** Opening Provided records block **
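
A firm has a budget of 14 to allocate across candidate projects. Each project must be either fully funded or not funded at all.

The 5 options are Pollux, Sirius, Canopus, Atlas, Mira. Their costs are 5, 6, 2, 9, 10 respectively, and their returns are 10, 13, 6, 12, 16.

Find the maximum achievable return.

29

This is a 0-1 knapsack instance.
Allowing fractional choices, the relaxed optimum would be about 30.6, but projects are indivisible.
Pollux + Sirius + Canopus: cost 5 + 6 + 2 = 13 ≤ 14, return 10 + 13 + 6 = 29.
Canopus + Mira: cost 2 + 10 = 12 ≤ 14, return 6 + 16 = 22.
Pollux + Sirius: cost 5 + 6 = 11 ≤ 14, return 10 + 13 = 23.
Best is Pollux, Sirius, and Canopus with total return 29.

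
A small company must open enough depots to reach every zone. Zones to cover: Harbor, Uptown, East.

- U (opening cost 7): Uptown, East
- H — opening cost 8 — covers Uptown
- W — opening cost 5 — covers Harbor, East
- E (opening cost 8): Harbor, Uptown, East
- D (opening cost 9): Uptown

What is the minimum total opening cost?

This is an integer covering problem.
E alone covers Harbor, Uptown, East — every zone.
Total opening cost: 8.

8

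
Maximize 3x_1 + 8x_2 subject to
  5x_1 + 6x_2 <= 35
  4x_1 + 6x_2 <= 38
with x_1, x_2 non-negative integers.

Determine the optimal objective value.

The continuous relaxation peaks at (0, 5.83) with value 46.67; rounding to a feasible lattice point costs some objective.
(x_1,x_2)=(1,5): 5·1+6·5=35≤35, 4·1+6·5=34≤38, objective 43.
(x_1,x_2)=(0,5): 5·0+6·5=30≤35, 4·0+6·5=30≤38, objective 40.
(x_1,x_2)=(2,4): 5·2+6·4=34≤35, 4·2+6·4=32≤38, objective 38.
The best lattice point is (1,5), giving 43.

43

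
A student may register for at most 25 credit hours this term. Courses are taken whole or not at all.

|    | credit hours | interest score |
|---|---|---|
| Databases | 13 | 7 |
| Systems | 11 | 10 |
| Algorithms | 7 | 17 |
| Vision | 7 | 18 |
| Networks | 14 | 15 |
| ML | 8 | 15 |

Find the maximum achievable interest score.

50

Allowing fractional choices, the relaxed optimum would be about 53.2, but courses are indivisible.
Algorithms + Vision + ML: credit hours 7 + 7 + 8 = 22 ≤ 25, interest score 17 + 18 + 15 = 50.
Systems + Algorithms + Vision: credit hours 11 + 7 + 7 = 25 ≤ 25, interest score 10 + 17 + 18 = 45.
Best is Algorithms, Vision, and ML with total interest score 50.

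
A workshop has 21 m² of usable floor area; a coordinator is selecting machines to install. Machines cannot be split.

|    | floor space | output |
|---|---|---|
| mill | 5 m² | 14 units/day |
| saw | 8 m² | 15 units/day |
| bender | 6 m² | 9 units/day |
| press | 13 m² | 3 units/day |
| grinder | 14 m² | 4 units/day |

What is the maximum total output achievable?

This is an integer program with binary decision variables.
mill + saw + bender: floor space 5 + 8 + 6 = 19 ≤ 21, output 14 + 15 + 9 = 38.
mill + saw: floor space 5 + 8 = 13 ≤ 21, output 14 + 15 = 29.
saw + bender: floor space 8 + 6 = 14 ≤ 21, output 15 + 9 = 24.
Best is mill, saw, and bender with total output 38.

38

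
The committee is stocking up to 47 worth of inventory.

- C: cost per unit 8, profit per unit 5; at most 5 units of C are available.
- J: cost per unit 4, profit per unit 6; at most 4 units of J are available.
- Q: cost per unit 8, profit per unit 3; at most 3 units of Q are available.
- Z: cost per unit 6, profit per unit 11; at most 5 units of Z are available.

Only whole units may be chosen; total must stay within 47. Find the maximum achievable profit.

79

This is a bounded integer knapsack.
4×J and 5×Z: cost 46 ≤ 47, profit 4·6 + 5·11 = 79.
3×J and 5×Z: cost 42 ≤ 47, profit 3·6 + 5·11 = 73.
Best is 79.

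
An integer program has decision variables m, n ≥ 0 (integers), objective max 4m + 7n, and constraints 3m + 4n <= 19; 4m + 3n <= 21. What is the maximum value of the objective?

(m,n)=(1,4): 3·1+4·4=19≤19, 4·1+3·4=16≤21, objective 32.
(m,n)=(2,3): 3·2+4·3=18≤19, 4·2+3·3=17≤21, objective 29.
(m,n)=(0,4): 3·0+4·4=16≤19, 4·0+3·4=12≤21, objective 28.
The best lattice point is (1,4), giving 32.

32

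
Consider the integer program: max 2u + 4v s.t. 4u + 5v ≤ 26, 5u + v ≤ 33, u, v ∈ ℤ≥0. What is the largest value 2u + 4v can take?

20

Relaxing integrality, the LP optimum is 20.80 at (u,v) = (0, 5.2), which is not an integer point.
(u,v)=(0,5): 4·0+5·5=25≤26, 5·0+1·5=5≤33, objective 20.
(u,v)=(1,4): 4·1+5·4=24≤26, 5·1+1·4=9≤33, objective 18.
(u,v)=(0,4): 4·0+5·4=20≤26, 5·0+1·4=4≤33, objective 16.
The best lattice point is (0,5), giving 20.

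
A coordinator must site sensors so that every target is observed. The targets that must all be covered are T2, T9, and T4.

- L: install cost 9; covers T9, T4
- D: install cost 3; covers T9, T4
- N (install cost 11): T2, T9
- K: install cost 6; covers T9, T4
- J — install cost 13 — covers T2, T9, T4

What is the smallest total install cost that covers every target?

13

J alone covers T2, T9, T4 — every target.
Total install cost: 13.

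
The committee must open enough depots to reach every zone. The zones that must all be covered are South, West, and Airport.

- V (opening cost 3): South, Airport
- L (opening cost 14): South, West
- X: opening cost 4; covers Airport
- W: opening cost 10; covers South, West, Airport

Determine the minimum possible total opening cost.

The greedy cost-per-new-zone heuristic would pick V and W for 13, but a cheaper cover exists.
W alone covers South, West, Airport — every zone.
Total opening cost: 10.
No cover costs less than 10.

10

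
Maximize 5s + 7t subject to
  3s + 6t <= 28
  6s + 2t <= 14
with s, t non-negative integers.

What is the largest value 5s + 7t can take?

Relaxing integrality, the LP optimum is 34.07 at (s,t) = (0.933, 4.2), which is not an integer point.
(s,t)=(1,4): 3·1+6·4=27≤28, 6·1+2·4=14≤14, objective 33.
(s,t)=(0,4): 3·0+6·4=24≤28, 6·0+2·4=8≤14, objective 28.
(s,t)=(1,3): 3·1+6·3=21≤28, 6·1+2·3=12≤14, objective 26.
(s,t)=(0,3): 3·0+6·3=18≤28, 6·0+2·3=6≤14, objective 21.
Maximum is 33 at (s,t)=(1,4).

33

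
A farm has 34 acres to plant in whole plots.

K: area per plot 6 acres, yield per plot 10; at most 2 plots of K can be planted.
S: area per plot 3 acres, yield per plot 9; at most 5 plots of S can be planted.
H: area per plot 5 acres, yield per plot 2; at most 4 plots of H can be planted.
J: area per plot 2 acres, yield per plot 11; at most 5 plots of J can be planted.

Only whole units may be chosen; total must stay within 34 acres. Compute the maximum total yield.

111

Take 2×K, 4×S, and 5×J: area 34 ≤ 34, yield 2·10 + 4·9 + 5·11 = 111.
J has the best ratio (11/2) and is taken to its limit of 5; remaining capacity is filled optimally with the others.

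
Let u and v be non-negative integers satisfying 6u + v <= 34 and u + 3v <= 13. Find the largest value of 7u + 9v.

The continuous relaxation peaks at (5.24, 2.59) with value 59.94; rounding to a feasible lattice point costs some objective.
(u,v)=(4,3): 6·4+1·3=27≤34, 1·4+3·3=13≤13, objective 55.
(u,v)=(5,2): 6·5+1·2=32≤34, 1·5+3·2=11≤13, objective 53.
(u,v)=(3,3): 6·3+1·3=21≤34, 1·3+3·3=12≤13, objective 48.
Maximum is 55 at (u,v)=(4,3).

55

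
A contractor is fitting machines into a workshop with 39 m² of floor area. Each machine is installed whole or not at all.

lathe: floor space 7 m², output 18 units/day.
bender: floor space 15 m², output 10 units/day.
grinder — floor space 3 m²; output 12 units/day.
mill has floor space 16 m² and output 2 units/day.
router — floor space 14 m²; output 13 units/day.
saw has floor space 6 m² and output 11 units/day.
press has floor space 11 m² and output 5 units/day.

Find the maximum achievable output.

Allowing fractional choices, the relaxed optimum would be about 60.0, but machines are indivisible.
lathe + bender + grinder + router: floor space 7 + 15 + 3 + 14 = 39 ≤ 39, output 18 + 10 + 12 + 13 = 53.
lathe + grinder + router + saw: floor space 7 + 3 + 14 + 6 = 30 ≤ 39, output 18 + 12 + 13 + 11 = 54.
Best is lathe, grinder, router, and saw with total output 54.

54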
** Closing Provided records block **
Problem description
The answer must consist solely of the lines from the first line of the data to the line holding "The 5 options", each given again exactly.

Worked solution
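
A firm has a budget of 14 to allocate across candidate projects. Each project must be either fully funded or not funded at all.

The 5 options are Pollux, Sirius, Canopus, Atlas, Mira. Their costs are 5, 6, 2, 9, 10 respectively, and their returns are 10, 13, 6, 12, 16.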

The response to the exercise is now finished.